__Aim of the exercise__: Please output exactly the part of the records below that opens with the line containing "Four vendors are" and closes with the line containing "Four vendors compete", both lines included, and nothing else.

*** Opening Records for the exercise ***

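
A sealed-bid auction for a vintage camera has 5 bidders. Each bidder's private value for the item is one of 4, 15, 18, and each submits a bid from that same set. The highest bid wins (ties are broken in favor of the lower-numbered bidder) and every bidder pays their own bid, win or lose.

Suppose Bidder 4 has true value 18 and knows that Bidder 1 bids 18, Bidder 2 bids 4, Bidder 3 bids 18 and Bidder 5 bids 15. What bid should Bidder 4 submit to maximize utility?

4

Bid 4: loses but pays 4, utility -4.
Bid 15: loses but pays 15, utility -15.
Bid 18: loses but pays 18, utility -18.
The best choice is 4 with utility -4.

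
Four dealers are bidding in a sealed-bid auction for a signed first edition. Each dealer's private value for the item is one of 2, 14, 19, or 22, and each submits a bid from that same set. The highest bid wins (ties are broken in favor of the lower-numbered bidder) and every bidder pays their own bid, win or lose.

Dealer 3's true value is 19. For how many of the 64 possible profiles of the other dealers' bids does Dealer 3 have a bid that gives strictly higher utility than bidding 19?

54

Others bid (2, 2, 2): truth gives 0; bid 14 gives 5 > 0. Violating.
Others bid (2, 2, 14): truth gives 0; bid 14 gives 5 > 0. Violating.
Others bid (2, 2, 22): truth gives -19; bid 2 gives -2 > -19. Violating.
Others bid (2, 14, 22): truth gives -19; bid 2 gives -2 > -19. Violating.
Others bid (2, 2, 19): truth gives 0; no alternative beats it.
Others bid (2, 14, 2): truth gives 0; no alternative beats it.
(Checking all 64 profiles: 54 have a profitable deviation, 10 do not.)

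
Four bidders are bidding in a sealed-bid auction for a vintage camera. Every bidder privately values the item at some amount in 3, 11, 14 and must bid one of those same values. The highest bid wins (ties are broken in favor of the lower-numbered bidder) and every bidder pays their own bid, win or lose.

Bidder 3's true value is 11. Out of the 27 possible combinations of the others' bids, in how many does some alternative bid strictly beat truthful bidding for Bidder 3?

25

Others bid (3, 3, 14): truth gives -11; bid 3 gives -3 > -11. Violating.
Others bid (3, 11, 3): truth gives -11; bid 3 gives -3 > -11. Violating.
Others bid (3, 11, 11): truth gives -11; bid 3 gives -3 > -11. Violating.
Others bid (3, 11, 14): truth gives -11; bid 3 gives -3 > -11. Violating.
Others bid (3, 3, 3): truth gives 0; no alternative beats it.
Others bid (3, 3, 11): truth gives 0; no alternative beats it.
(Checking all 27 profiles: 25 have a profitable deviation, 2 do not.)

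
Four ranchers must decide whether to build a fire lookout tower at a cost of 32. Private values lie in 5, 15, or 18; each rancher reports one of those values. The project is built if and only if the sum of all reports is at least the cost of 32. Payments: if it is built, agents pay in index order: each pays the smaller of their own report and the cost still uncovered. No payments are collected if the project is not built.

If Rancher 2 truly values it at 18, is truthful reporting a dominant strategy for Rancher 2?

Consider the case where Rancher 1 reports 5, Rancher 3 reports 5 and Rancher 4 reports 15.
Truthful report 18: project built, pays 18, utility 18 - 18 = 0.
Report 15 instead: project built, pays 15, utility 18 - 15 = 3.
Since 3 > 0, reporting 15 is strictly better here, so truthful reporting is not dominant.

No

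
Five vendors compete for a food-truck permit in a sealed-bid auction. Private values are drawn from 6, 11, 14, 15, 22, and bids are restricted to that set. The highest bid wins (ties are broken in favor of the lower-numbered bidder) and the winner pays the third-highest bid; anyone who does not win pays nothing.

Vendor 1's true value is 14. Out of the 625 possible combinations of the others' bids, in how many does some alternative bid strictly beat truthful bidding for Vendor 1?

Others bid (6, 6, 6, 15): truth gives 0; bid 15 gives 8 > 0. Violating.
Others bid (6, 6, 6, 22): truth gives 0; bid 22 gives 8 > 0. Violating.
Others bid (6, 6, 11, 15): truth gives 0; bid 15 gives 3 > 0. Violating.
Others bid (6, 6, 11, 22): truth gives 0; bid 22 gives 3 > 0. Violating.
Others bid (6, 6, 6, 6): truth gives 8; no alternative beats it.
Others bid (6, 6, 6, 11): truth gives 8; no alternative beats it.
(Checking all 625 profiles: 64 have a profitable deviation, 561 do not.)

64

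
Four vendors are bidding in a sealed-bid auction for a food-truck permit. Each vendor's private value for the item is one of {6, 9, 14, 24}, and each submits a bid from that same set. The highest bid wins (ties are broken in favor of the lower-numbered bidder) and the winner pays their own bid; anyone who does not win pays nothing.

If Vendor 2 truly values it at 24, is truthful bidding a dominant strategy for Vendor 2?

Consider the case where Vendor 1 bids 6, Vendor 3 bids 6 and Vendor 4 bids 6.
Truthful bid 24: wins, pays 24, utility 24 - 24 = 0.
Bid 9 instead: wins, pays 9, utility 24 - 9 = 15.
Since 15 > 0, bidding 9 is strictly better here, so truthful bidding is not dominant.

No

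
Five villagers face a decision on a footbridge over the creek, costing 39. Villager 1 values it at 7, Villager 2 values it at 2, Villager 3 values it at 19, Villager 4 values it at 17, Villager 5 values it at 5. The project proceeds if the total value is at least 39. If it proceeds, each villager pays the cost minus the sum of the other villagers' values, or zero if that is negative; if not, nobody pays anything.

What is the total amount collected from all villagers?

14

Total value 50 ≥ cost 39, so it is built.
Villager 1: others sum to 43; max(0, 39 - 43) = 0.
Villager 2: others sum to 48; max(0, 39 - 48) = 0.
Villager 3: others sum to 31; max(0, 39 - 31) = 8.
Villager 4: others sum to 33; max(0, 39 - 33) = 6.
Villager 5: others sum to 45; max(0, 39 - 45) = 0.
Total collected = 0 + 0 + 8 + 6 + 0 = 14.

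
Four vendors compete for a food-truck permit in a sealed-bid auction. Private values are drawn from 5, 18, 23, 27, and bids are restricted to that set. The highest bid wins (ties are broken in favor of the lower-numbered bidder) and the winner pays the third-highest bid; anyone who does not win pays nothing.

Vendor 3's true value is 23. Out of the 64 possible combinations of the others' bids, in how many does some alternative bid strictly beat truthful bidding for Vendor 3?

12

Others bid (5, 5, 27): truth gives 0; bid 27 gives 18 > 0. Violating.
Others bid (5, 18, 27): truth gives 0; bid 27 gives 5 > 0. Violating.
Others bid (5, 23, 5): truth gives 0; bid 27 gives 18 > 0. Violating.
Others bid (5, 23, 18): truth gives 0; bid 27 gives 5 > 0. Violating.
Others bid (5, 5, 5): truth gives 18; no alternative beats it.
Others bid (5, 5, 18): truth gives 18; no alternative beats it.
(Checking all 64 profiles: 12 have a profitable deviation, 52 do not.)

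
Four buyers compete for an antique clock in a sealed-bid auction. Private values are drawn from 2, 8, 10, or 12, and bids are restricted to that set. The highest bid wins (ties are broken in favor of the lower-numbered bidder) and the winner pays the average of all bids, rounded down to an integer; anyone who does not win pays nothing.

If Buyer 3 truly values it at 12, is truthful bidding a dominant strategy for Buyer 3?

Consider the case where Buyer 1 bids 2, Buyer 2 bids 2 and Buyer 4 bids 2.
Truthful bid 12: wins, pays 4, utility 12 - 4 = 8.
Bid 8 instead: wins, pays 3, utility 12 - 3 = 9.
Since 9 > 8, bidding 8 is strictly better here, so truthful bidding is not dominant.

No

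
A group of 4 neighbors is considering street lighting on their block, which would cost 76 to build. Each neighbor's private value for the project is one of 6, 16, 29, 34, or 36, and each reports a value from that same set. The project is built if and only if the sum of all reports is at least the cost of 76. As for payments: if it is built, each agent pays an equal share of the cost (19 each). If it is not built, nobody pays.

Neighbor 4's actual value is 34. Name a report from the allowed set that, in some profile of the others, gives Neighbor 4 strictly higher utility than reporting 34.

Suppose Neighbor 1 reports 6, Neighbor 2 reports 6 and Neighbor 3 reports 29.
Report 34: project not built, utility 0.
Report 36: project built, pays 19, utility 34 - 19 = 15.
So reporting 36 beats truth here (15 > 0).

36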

*** Closing Records for the exercise ***

__Your response__:
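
Four vendors are bidding in a sealed-bid auction for a food-truck permit. Each vendor's private value for the item is one of {6, 9, 14, 24}, and each submits a bid from that same set. The highest bid wins (ties are broken in favor of the lower-numbered bidder) and the winner pays their own bid; anyone who does not win pays nothing.

If Vendor 2 truly values it at 24, is truthful bidding a dominant strategy for Vendor 2?

Consider the case where Vendor 1 bids 6, Vendor 3 bids 6 and Vendor 4 bids 6.
Truthful bid 24: wins, pays 24, utility 24 - 24 = 0.
Bid 9 instead: wins, pays 9, utility 24 - 9 = 15.
Since 15 > 0, bidding 9 is strictly better here, so truthful bidding is not dominant.

No

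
Five villagers face a decision on a footbridge over the creek, costing 39. Villager 1 values it at 7, Villager 2 values it at 2, Villager 3 values it at 19, Villager 4 values it at 17, Villager 5 values it at 5. The project proceeds if the total value is at least 39. If it proceeds, each villager pays the cost minus the sum of the other villagers' values, or zero if that is negative; if not, nobody pays anything.

What is the total amount collected from all villagers?

14

Total value 50 ≥ cost 39, so it is built.
Villager 1: others sum to 43; max(0, 39 - 43) = 0.
Villager 2: others sum to 48; max(0, 39 - 48) = 0.
Villager 3: others sum to 31; max(0, 39 - 31) = 8.
Villager 4: others sum to 33; max(0, 39 - 33) = 6.
Villager 5: others sum to 45; max(0, 39 - 45) = 0.
Total collected = 0 + 0 + 8 + 6 + 0 = 14.

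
Four vendors compete for a food-truck permit in a sealed-bid auction. Private values are drawn from 5, 18, 23, 27, and bids are restricted to that set. The highest bid wins (ties are broken in favor of the lower-numbered bidder) and the winner pays the third-highest bid; anyone who does not win pays nothing.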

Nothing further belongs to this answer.